▶ **Recorded data**

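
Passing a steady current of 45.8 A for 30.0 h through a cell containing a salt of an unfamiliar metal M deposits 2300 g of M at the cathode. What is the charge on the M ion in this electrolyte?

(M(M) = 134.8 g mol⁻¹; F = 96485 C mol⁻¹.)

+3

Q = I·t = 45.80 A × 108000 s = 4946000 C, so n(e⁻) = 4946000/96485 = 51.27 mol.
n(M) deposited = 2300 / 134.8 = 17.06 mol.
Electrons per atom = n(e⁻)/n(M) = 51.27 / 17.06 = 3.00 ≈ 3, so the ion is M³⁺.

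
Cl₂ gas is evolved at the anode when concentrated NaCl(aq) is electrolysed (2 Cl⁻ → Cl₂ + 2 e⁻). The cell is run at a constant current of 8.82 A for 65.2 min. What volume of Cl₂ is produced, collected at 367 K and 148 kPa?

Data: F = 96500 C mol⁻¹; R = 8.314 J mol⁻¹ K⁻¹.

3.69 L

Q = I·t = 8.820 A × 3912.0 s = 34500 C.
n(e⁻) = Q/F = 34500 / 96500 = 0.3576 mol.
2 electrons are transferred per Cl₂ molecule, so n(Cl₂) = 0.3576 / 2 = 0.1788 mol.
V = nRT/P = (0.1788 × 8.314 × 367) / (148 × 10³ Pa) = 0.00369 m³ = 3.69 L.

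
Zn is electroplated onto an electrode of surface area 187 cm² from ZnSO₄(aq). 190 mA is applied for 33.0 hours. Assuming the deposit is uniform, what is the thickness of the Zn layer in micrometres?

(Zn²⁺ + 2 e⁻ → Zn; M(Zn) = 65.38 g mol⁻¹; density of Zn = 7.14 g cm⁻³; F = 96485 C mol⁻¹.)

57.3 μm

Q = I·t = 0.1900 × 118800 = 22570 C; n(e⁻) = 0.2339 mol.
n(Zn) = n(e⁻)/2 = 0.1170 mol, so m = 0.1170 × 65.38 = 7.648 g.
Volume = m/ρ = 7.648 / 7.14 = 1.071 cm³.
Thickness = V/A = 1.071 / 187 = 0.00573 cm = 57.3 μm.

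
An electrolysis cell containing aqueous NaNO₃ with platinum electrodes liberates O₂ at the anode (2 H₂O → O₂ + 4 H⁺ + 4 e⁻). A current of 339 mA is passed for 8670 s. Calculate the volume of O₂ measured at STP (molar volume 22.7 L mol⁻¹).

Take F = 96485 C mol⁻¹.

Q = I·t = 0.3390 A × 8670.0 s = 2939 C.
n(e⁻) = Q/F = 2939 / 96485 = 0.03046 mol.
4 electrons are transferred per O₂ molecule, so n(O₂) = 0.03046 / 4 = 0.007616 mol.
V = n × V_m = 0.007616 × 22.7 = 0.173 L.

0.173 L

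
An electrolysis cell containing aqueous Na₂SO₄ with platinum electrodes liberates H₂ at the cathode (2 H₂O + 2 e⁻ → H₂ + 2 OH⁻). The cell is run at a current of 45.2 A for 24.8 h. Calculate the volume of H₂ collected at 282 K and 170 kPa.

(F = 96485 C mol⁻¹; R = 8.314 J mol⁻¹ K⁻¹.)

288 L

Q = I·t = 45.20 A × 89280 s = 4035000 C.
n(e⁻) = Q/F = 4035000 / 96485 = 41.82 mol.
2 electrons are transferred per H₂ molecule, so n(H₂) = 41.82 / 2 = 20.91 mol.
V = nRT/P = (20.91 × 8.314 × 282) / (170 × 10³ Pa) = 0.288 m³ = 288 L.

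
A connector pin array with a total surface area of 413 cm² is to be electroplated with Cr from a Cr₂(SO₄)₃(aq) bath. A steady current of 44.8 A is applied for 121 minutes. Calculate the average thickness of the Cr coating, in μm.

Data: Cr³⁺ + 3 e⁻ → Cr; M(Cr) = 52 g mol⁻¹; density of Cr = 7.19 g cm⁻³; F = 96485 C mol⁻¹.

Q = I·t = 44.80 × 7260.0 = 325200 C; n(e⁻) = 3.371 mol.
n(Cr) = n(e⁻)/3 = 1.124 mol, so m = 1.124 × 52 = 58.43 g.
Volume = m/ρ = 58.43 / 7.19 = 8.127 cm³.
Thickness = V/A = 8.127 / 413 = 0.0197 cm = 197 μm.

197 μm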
...
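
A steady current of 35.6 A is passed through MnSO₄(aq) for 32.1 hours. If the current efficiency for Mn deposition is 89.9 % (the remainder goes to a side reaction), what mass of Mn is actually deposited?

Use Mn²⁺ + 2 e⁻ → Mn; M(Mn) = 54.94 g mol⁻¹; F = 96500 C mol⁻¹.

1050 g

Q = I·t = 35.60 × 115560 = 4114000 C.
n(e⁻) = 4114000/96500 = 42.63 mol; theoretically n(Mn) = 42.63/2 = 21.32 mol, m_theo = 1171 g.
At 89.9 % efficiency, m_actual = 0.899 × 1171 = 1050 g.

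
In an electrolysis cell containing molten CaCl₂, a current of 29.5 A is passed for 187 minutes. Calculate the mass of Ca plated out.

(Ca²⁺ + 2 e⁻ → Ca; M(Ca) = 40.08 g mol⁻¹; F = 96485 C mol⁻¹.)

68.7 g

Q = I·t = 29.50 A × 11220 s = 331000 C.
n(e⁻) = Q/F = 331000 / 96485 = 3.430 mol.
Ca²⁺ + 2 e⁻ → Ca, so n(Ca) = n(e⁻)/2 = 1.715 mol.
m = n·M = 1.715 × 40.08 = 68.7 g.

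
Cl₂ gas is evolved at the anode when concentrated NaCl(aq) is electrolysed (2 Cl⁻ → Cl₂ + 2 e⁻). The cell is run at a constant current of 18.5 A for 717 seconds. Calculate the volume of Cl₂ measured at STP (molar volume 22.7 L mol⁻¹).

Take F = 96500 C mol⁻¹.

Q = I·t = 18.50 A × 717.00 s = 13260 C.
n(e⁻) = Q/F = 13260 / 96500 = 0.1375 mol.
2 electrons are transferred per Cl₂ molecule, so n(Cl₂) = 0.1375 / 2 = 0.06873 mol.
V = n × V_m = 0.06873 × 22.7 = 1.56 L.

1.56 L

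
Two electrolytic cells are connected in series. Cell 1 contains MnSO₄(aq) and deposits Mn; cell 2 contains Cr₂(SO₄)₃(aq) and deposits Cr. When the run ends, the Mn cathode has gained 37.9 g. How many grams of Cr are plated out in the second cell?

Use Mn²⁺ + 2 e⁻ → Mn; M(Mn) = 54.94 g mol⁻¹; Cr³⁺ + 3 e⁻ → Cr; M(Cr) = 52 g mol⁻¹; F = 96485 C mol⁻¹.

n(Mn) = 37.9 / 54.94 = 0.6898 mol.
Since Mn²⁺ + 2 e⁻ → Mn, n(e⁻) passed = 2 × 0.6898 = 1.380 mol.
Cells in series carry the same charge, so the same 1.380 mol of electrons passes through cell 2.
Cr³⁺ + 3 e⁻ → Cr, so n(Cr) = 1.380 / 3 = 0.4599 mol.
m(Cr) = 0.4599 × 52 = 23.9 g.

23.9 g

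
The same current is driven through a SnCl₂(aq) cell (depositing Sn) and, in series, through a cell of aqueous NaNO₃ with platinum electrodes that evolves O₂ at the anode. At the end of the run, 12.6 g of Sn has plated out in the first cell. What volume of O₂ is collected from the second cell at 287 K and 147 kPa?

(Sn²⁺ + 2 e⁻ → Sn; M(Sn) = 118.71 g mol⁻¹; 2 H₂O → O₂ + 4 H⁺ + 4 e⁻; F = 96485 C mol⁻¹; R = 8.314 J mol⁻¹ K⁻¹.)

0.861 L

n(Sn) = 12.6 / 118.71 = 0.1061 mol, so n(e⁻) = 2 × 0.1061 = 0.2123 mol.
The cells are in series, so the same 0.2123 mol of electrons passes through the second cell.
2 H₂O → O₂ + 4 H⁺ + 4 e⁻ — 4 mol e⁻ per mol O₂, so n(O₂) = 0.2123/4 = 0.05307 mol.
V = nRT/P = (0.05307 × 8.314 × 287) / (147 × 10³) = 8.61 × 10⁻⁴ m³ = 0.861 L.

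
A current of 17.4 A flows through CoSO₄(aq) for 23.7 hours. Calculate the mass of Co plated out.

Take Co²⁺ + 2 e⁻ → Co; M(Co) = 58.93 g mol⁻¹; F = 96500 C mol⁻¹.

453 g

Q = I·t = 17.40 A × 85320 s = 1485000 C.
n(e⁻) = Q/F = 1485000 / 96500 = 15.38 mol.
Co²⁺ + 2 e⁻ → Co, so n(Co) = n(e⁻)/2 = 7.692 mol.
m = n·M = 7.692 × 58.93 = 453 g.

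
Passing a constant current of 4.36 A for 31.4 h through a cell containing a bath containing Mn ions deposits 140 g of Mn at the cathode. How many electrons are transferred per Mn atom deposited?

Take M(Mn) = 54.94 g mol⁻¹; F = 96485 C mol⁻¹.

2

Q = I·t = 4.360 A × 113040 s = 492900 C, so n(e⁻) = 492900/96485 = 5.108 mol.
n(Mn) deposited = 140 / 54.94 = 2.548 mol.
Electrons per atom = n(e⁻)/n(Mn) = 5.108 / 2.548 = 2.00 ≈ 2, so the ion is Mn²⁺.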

▶ **Exercise requirements**
For each line of the entries that contains the word "applied", make a copy.

▶ **Response area**
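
Zn is electroplated onto an electrode of surface area 187 cm² from ZnSO₄(aq). 190 mA is applied for 33.0 hours. Assuming the deposit is uniform, what is the thickness of the Zn layer in micrometres?
A connector pin array with a total surface area of 413 cm² is to be electroplated with Cr from a Cr₂(SO₄)₃(aq) bath. A steady current of 44.8 A is applied for 121 minutes. Calculate the average thickness of the Cr coating, in μm.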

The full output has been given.